SUPPLIED ENTRIES below:

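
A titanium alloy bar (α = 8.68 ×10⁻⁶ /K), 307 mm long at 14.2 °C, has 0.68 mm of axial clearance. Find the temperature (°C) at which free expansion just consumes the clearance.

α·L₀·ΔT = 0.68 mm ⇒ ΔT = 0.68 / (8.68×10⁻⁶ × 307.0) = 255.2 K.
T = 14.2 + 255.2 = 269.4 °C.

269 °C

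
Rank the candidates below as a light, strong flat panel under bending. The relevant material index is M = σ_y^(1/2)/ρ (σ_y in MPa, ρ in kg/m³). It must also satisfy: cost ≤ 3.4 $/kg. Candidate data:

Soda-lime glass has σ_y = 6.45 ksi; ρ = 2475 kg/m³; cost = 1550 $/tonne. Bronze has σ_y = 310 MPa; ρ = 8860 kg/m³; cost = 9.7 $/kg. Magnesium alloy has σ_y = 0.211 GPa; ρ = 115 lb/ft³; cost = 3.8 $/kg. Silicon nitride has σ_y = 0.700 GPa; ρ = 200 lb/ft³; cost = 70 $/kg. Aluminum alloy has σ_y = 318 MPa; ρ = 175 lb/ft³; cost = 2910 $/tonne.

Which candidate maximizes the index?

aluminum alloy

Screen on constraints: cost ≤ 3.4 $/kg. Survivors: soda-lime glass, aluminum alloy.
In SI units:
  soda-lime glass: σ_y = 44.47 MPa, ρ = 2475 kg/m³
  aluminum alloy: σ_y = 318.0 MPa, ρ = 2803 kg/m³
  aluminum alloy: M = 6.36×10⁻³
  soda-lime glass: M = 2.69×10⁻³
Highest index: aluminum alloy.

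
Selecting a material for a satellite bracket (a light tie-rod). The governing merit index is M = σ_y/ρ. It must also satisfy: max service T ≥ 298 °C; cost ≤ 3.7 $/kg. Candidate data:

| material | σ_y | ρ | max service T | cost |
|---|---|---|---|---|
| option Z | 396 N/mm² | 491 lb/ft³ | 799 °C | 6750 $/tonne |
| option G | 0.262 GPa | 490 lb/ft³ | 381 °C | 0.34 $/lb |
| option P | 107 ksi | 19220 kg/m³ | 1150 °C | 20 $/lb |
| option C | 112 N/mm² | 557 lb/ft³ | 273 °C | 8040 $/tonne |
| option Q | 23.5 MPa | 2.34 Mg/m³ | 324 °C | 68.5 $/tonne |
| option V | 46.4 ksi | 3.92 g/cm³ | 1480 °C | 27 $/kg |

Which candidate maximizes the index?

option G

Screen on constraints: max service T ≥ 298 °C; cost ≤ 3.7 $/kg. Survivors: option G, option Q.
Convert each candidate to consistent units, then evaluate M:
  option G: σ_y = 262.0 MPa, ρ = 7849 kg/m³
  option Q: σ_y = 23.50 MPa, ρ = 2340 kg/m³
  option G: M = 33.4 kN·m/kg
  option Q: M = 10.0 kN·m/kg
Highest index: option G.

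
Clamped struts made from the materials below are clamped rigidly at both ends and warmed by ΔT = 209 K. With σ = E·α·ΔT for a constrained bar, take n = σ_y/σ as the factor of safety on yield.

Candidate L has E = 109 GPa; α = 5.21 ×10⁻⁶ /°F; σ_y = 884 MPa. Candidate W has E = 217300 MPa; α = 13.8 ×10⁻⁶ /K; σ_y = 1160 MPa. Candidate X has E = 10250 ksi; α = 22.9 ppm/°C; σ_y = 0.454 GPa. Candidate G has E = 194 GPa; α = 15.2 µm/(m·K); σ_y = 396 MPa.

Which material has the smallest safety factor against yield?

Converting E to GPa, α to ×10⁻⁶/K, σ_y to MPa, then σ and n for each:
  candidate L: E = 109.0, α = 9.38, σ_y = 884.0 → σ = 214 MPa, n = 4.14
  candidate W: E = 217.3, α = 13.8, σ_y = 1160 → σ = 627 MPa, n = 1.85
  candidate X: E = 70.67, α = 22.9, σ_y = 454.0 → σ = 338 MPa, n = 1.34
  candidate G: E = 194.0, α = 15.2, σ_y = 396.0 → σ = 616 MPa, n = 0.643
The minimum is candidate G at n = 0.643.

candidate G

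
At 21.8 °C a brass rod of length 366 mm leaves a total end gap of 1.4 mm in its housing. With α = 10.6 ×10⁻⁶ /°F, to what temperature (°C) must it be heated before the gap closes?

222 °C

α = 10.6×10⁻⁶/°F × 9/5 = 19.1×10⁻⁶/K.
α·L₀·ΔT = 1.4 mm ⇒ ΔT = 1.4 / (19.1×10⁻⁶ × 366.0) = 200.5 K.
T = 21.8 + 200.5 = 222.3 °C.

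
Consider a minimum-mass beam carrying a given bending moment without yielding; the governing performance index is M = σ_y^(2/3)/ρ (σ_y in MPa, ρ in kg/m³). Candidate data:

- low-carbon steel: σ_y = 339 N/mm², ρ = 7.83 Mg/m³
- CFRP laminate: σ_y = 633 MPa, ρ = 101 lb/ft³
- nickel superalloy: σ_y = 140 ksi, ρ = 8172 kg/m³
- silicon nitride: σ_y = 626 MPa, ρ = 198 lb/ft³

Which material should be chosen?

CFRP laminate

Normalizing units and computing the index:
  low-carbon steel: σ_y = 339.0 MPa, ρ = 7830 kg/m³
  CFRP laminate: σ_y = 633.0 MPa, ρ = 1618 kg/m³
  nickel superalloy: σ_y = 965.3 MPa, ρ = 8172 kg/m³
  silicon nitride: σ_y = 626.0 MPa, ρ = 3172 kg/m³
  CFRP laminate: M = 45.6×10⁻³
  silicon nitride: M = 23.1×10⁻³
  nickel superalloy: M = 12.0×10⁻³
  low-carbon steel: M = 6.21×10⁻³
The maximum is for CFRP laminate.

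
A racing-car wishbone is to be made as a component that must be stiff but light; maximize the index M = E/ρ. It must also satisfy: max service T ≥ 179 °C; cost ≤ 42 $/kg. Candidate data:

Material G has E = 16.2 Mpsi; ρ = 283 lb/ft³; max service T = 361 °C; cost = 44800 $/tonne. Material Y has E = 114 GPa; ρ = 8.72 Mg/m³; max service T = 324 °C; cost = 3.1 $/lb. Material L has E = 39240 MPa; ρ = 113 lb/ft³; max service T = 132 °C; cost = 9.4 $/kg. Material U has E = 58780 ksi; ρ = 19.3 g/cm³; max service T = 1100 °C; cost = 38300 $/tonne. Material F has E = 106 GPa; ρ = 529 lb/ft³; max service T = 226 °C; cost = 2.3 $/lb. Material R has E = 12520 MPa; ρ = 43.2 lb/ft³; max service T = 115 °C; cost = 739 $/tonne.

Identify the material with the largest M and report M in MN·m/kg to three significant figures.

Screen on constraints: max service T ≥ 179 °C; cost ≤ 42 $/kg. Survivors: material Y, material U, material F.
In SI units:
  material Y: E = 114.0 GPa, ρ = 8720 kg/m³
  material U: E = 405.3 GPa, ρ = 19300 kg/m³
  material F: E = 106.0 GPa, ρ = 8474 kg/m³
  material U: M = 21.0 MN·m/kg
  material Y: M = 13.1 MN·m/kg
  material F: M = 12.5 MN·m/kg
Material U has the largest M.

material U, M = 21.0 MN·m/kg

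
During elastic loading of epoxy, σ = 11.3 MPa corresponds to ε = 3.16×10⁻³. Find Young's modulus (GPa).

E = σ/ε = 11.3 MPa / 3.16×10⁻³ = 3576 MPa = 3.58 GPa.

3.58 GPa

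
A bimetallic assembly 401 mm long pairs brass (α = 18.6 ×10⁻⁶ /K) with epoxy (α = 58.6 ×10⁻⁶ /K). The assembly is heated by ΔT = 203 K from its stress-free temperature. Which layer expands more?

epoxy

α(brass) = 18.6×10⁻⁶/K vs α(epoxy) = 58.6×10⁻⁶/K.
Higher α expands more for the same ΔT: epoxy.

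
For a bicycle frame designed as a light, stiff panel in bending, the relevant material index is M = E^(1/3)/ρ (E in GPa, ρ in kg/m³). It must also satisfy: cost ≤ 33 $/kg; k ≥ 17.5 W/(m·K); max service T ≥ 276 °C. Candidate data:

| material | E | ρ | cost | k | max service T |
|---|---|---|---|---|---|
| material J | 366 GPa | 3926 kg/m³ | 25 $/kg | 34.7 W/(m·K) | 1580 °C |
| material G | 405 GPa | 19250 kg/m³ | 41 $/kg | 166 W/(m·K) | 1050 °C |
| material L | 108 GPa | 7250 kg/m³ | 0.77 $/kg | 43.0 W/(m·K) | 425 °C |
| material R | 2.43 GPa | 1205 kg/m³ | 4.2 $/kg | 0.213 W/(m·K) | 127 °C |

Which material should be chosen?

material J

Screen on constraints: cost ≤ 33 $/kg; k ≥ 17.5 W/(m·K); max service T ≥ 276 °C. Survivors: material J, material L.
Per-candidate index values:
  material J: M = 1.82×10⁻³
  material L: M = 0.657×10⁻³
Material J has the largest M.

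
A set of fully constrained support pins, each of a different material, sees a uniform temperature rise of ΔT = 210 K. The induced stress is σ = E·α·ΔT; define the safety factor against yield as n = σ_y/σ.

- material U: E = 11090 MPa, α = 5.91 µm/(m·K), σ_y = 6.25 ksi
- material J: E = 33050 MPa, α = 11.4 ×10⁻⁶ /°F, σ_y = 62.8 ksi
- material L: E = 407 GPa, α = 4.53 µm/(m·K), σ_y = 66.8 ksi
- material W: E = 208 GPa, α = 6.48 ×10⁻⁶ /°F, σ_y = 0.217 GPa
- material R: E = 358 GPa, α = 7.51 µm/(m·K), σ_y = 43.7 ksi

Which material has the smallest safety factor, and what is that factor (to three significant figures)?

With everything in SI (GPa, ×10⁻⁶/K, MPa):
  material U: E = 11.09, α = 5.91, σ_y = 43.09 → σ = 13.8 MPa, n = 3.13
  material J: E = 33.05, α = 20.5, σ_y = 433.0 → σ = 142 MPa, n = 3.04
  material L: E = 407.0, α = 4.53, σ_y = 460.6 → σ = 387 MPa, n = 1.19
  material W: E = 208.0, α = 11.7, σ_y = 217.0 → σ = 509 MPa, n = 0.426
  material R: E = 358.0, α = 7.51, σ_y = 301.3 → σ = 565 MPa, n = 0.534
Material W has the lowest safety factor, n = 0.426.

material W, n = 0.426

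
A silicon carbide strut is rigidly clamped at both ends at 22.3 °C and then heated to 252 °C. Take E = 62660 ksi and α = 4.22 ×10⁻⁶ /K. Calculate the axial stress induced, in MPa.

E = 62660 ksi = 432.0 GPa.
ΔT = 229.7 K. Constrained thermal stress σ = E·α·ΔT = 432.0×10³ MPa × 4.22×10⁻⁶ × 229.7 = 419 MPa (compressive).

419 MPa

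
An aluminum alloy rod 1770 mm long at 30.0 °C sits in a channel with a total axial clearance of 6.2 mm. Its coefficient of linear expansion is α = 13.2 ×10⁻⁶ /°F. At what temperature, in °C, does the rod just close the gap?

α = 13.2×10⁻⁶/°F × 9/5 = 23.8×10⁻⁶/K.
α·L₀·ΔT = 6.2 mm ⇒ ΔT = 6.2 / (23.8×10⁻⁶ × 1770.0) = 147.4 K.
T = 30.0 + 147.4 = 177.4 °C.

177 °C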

End of SUPPLIED ENTRIES.

▶ [WHAT IS EXPECTED]:
Reproduce every line in the data that has the word "relevant" in it.

▶ [WRITTEN RESPONSE]:
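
Rank the candidates below as a light, strong flat panel under bending. The relevant material index is M = σ_y^(1/2)/ρ (σ_y in MPa, ρ in kg/m³). It must also satisfy: cost ≤ 3.4 $/kg. Candidate data:
For a bicycle frame designed as a light, stiff panel in bending, the relevant material index is M = E^(1/3)/ρ (E in GPa, ρ in kg/m³). It must also satisfy: cost ≤ 33 $/kg; k ≥ 17.5 W/(m·K); max service T ≥ 276 °C. Candidate data: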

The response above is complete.